**Work instruction:** Take the material below from its first line through the line containing "0 | -2 | -6 | -48 |" and, please, write those lines again exactly.

**Dataset records:**
----------------------------------------

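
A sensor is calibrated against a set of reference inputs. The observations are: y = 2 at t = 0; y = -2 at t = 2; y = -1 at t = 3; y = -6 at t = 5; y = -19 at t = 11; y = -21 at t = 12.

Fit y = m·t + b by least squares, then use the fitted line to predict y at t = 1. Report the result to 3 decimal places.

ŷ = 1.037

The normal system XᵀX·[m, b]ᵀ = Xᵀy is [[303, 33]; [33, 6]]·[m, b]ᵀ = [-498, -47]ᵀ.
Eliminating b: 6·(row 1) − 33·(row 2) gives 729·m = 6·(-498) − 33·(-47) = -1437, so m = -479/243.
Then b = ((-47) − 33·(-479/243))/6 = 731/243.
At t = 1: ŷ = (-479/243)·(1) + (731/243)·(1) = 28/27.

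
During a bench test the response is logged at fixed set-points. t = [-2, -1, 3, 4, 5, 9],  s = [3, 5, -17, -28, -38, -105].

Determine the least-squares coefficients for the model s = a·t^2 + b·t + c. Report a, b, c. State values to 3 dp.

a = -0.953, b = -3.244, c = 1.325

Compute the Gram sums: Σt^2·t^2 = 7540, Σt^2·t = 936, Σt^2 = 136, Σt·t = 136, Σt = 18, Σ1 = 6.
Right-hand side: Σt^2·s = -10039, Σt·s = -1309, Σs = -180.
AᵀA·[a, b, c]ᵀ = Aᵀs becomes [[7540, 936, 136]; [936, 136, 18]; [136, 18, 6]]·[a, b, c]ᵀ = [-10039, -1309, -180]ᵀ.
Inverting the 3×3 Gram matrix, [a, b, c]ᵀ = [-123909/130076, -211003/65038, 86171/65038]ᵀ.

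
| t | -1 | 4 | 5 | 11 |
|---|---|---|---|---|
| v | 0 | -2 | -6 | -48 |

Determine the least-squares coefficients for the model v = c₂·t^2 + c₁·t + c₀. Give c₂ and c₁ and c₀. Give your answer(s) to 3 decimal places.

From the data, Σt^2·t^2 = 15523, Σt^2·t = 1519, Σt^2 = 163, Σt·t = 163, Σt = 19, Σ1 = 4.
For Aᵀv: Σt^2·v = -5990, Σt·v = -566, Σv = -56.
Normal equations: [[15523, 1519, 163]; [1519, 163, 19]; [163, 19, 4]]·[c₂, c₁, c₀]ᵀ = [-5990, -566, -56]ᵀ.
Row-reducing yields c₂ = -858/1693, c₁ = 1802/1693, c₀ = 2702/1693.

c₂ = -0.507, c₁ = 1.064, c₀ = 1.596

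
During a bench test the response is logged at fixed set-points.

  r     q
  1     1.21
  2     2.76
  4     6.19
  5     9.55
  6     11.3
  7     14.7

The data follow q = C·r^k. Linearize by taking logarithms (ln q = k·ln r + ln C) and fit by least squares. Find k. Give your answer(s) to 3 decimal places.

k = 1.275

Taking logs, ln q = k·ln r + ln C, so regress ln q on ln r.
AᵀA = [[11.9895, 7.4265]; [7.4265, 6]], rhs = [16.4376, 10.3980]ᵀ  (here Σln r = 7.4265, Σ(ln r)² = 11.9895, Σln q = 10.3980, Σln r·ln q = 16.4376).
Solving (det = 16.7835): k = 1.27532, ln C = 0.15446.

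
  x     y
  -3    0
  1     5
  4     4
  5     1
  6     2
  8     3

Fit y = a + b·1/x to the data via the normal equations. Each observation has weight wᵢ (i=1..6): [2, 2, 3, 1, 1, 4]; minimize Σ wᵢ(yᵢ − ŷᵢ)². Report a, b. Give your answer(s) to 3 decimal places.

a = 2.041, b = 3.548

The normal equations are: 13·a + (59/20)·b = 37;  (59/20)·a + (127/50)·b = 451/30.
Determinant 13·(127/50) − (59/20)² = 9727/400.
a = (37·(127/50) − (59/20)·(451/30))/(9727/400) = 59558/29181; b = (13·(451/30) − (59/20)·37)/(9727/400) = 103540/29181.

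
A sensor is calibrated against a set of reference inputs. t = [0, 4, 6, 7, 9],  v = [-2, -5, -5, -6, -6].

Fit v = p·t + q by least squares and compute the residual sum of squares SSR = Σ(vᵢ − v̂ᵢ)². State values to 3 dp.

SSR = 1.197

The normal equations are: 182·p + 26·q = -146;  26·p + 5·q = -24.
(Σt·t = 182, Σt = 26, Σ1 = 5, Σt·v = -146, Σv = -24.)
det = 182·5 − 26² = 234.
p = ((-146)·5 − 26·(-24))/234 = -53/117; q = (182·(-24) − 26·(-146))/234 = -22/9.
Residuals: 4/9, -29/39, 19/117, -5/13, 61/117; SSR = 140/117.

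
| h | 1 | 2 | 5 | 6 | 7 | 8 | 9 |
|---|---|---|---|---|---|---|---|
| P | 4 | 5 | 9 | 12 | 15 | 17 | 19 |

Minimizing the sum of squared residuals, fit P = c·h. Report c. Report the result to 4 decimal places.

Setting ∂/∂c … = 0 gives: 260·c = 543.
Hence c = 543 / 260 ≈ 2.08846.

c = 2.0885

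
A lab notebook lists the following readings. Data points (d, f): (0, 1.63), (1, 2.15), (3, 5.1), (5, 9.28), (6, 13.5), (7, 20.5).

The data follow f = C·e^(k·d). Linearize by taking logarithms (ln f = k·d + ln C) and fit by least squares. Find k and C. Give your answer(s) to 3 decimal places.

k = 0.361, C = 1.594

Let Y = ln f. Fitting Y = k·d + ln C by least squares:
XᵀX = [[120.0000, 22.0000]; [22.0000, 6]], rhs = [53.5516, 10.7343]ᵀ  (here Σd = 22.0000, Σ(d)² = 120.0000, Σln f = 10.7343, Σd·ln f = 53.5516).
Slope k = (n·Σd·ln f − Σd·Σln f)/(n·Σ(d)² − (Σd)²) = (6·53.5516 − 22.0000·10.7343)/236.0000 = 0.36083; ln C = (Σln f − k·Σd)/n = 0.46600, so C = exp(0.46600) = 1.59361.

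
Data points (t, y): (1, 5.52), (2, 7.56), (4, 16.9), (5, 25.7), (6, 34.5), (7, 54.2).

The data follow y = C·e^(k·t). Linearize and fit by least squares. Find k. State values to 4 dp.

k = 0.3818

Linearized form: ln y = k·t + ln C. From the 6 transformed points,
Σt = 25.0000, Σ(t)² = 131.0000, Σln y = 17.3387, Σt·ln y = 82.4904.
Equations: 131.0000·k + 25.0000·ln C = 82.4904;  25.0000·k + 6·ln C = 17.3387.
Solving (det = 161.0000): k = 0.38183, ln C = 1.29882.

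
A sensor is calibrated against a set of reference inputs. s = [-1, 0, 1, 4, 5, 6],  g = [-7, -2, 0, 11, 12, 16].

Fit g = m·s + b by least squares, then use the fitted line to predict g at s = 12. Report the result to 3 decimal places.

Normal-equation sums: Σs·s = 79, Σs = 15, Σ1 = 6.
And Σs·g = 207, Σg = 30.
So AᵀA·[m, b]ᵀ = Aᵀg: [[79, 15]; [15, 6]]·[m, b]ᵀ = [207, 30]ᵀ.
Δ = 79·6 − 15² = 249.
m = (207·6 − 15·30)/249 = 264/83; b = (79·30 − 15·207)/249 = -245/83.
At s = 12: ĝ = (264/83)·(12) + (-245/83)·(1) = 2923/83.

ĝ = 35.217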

----------------------------------------

**Reply to the exercise:**
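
A sensor is calibrated against a set of reference inputs. The observations are: y = 2 at t = 0; y = -2 at t = 2; y = -1 at t = 3; y = -6 at t = 5; y = -19 at t = 11; y = -21 at t = 12.

Fit y = m·t + b by least squares, then use the fitted line to predict y at t = 1. Report the result to 3 decimal places.

ŷ = 1.037

The normal system XᵀX·[m, b]ᵀ = Xᵀy is [[303, 33]; [33, 6]]·[m, b]ᵀ = [-498, -47]ᵀ.
Eliminating b: 6·(row 1) − 33·(row 2) gives 729·m = 6·(-498) − 33·(-47) = -1437, so m = -479/243.
Then b = ((-47) − 33·(-479/243))/6 = 731/243.
At t = 1: ŷ = (-479/243)·(1) + (731/243)·(1) = 28/27.

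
During a bench test the response is logged at fixed set-points. t = [-2, -1, 3, 4, 5, 9],  s = [3, 5, -17, -28, -38, -105].

Determine the least-squares coefficients for the model s = a·t^2 + b·t + c. Report a, b, c. State values to 3 dp.

a = -0.953, b = -3.244, c = 1.325

Compute the Gram sums: Σt^2·t^2 = 7540, Σt^2·t = 936, Σt^2 = 136, Σt·t = 136, Σt = 18, Σ1 = 6.
Right-hand side: Σt^2·s = -10039, Σt·s = -1309, Σs = -180.
AᵀA·[a, b, c]ᵀ = Aᵀs becomes [[7540, 936, 136]; [936, 136, 18]; [136, 18, 6]]·[a, b, c]ᵀ = [-10039, -1309, -180]ᵀ.
Inverting the 3×3 Gram matrix, [a, b, c]ᵀ = [-123909/130076, -211003/65038, 86171/65038]ᵀ.

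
| t | -1 | 4 | 5 | 11 |
|---|---|---|---|---|
| v | 0 | -2 | -6 | -48 |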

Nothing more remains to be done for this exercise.